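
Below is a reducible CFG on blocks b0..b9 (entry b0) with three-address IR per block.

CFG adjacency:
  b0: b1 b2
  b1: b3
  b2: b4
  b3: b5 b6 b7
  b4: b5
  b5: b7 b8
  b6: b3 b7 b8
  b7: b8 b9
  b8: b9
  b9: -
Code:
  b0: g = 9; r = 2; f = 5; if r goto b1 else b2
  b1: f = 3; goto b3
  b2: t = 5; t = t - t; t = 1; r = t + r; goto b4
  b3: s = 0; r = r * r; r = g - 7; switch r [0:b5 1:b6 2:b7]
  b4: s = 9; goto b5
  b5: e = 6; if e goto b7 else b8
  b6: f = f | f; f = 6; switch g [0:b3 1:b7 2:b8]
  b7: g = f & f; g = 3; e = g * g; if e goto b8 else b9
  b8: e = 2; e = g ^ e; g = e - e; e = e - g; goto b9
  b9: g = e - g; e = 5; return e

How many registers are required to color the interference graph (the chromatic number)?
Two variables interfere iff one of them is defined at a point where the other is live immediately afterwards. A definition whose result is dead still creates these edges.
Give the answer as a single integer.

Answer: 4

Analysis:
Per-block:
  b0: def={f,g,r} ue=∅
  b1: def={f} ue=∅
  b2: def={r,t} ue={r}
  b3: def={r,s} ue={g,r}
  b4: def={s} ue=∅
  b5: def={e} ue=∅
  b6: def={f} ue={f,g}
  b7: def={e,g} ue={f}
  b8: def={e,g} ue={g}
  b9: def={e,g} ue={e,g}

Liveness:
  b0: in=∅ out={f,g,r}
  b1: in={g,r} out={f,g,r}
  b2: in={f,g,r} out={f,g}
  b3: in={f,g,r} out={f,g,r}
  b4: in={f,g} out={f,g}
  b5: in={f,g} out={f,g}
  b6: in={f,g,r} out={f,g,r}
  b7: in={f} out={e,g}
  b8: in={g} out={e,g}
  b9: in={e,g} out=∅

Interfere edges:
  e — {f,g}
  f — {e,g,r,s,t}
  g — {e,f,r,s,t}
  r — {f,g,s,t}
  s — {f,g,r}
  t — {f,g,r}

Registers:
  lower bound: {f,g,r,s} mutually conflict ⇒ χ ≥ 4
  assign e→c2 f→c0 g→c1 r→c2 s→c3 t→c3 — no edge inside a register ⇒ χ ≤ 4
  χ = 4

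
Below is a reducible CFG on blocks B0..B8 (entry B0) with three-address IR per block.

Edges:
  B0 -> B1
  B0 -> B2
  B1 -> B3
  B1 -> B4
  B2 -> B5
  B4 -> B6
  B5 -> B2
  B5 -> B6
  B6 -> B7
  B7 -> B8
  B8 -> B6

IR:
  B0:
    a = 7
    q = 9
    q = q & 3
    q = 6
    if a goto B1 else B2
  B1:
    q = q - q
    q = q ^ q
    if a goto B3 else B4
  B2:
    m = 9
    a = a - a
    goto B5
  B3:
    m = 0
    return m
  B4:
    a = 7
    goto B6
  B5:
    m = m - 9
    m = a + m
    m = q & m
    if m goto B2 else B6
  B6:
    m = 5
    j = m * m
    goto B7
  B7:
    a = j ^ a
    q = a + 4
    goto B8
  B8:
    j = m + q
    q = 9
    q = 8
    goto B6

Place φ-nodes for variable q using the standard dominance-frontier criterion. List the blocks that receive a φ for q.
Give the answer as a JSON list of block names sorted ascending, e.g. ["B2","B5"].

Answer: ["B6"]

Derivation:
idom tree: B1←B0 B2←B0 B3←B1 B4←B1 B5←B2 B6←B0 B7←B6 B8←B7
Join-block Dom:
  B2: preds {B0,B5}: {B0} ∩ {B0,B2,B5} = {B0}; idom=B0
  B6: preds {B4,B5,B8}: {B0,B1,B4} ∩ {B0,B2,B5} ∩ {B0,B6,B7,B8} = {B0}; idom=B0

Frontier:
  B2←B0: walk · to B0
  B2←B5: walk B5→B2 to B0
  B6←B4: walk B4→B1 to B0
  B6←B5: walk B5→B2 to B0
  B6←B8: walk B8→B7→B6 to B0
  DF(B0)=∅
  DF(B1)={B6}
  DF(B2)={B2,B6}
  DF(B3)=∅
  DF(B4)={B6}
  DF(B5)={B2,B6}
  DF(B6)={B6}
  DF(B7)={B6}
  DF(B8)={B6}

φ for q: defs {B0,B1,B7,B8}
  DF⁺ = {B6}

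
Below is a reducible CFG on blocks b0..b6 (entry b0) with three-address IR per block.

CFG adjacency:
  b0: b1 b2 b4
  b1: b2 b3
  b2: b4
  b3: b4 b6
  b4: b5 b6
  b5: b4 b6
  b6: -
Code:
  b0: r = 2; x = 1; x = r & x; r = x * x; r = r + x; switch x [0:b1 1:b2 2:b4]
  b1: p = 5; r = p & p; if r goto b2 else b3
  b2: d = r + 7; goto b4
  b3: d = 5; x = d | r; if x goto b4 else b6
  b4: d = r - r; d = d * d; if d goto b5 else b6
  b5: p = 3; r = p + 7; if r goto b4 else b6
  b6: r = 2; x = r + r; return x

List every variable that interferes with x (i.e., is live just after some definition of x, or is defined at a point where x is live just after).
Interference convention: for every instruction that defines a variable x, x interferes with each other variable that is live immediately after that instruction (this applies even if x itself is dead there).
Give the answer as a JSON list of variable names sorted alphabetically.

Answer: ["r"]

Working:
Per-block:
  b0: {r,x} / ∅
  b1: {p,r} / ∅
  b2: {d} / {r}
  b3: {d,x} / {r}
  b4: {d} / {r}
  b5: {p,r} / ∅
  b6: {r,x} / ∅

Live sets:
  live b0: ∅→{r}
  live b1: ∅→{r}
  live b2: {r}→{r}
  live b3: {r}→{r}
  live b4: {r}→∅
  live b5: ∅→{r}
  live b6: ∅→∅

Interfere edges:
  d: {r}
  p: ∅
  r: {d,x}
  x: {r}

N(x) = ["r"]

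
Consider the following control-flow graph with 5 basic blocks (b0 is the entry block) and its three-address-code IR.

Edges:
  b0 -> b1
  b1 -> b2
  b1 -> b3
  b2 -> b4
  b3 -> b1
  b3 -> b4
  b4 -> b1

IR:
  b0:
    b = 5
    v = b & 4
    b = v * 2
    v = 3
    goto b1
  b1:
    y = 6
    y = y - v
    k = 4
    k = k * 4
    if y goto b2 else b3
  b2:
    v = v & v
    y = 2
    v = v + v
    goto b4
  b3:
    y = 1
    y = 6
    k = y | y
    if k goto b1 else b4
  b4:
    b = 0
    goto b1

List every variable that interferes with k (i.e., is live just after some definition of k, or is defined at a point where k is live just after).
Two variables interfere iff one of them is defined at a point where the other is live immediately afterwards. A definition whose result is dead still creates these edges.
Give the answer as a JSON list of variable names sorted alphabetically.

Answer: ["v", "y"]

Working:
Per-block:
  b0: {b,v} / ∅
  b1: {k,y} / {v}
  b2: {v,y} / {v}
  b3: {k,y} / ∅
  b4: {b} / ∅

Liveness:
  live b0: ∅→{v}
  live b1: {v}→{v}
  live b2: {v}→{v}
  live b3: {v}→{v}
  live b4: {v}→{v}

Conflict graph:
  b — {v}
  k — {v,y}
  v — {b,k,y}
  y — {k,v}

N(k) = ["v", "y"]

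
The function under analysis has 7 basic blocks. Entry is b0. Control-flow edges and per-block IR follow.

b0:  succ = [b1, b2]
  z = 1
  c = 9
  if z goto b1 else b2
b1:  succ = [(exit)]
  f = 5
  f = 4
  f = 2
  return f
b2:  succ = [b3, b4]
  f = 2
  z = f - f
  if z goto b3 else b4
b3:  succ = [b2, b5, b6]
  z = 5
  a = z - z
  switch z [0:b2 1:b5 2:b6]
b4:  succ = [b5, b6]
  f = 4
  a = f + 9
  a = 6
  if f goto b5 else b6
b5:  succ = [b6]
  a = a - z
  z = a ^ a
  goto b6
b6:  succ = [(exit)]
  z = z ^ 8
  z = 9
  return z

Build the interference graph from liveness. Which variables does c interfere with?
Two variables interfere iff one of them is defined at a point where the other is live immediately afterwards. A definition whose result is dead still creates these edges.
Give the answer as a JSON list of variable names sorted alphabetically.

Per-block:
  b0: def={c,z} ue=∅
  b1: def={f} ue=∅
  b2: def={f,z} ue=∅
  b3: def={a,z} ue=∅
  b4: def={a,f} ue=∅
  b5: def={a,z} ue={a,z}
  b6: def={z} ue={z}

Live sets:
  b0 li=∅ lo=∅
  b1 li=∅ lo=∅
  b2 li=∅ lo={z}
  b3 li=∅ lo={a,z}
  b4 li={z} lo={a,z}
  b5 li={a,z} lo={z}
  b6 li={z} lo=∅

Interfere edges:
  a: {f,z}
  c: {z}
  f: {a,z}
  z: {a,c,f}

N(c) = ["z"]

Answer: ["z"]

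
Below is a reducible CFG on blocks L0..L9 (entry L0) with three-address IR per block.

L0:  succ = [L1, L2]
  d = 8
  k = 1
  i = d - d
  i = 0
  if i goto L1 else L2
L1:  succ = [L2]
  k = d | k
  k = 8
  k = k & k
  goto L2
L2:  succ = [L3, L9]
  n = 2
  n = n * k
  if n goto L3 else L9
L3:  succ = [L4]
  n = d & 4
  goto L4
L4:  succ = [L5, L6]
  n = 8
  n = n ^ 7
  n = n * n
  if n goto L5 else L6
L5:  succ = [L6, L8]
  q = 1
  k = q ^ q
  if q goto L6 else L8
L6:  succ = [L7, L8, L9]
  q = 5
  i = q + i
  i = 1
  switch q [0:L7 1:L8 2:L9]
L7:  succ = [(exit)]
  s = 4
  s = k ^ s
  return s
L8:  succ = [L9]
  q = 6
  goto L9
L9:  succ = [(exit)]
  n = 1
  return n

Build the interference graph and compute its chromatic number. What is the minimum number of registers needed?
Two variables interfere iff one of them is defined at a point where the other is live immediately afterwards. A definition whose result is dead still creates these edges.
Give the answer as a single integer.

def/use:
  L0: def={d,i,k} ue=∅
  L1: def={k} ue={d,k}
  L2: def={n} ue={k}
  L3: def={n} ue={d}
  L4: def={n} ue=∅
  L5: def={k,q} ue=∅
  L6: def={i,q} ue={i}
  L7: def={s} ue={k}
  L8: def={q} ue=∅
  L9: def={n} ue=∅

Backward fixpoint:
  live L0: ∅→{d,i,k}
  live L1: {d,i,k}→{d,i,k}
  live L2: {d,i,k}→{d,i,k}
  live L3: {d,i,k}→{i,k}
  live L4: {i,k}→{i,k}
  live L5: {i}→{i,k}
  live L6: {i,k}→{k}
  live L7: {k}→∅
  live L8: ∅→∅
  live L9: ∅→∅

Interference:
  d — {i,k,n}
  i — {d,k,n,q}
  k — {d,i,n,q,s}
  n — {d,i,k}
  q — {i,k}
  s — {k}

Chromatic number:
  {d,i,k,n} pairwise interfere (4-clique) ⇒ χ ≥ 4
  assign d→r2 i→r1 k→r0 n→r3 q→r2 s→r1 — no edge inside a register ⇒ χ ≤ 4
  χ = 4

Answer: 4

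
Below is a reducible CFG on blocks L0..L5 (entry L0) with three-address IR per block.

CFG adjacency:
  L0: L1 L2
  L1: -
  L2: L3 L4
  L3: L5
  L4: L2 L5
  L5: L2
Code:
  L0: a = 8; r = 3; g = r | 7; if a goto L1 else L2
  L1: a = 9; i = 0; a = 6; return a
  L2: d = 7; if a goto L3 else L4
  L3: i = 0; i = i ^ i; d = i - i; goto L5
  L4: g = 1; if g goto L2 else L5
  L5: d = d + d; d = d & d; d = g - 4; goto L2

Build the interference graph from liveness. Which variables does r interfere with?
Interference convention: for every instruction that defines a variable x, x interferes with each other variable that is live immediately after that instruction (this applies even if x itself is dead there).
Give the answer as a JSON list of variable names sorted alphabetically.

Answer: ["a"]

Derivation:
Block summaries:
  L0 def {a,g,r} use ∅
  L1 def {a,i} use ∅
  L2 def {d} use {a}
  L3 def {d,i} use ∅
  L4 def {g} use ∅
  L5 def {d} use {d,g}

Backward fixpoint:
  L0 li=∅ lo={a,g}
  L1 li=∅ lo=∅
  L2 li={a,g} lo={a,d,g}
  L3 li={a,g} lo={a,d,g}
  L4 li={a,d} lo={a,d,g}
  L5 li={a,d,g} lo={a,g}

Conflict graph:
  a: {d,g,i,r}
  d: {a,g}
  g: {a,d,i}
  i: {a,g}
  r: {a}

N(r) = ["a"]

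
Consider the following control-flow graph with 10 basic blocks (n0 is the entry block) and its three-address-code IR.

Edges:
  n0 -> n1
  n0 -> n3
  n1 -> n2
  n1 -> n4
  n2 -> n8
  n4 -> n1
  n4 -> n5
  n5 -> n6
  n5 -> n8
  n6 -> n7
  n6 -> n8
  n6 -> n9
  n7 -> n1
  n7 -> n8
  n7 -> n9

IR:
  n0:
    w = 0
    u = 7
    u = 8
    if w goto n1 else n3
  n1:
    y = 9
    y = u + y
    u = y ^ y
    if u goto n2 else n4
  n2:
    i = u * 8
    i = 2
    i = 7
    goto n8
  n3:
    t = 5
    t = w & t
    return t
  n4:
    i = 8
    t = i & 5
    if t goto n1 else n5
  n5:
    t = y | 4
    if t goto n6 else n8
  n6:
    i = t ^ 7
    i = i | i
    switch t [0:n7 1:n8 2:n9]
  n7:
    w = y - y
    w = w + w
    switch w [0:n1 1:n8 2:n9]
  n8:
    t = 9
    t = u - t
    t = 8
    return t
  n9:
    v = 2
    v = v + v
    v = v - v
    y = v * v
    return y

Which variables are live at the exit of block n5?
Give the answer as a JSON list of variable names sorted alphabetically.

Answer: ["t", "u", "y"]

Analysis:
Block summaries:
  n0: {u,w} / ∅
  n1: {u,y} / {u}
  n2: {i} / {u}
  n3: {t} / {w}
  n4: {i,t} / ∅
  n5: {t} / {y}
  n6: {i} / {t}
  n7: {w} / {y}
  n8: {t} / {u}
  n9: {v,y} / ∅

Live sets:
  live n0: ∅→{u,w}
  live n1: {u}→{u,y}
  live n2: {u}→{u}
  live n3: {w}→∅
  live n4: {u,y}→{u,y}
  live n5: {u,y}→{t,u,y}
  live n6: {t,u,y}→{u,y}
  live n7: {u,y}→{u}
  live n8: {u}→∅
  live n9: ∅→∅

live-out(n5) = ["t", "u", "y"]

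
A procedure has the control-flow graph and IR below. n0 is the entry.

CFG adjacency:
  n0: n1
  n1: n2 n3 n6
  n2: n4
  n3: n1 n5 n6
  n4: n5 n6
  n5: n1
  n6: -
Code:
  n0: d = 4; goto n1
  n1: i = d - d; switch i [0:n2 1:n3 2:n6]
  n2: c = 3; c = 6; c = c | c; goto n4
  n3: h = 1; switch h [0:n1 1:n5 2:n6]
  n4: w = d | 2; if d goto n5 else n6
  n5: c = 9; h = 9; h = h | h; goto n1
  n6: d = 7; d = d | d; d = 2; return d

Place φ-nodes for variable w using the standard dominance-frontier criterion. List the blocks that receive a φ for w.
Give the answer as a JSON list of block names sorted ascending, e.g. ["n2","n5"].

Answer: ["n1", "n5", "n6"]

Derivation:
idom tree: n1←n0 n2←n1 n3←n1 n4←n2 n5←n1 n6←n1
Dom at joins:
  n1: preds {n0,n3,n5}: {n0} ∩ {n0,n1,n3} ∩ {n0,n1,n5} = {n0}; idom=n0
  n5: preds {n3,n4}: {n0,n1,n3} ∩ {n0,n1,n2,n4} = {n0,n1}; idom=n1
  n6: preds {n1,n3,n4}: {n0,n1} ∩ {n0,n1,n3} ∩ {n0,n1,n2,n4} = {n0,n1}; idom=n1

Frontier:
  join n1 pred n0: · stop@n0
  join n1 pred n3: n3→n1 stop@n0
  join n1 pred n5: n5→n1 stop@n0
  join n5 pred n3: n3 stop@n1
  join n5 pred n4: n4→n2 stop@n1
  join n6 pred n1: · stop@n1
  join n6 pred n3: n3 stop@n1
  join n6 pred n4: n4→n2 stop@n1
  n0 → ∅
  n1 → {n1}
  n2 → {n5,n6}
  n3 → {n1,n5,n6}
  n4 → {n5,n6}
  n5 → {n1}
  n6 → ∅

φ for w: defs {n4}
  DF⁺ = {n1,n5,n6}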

+ + +

## [TASK ITEM]
Wherever a line above contains "criterion", copy that line.

## [WRITTEN RESPONSE]
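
Place φ-nodes for variable q using the standard dominance-frontier criterion. List the blocks that receive a φ for q.
Place φ-nodes for variable w using the standard dominance-frontier criterion. List the blocks that receive a φ for w.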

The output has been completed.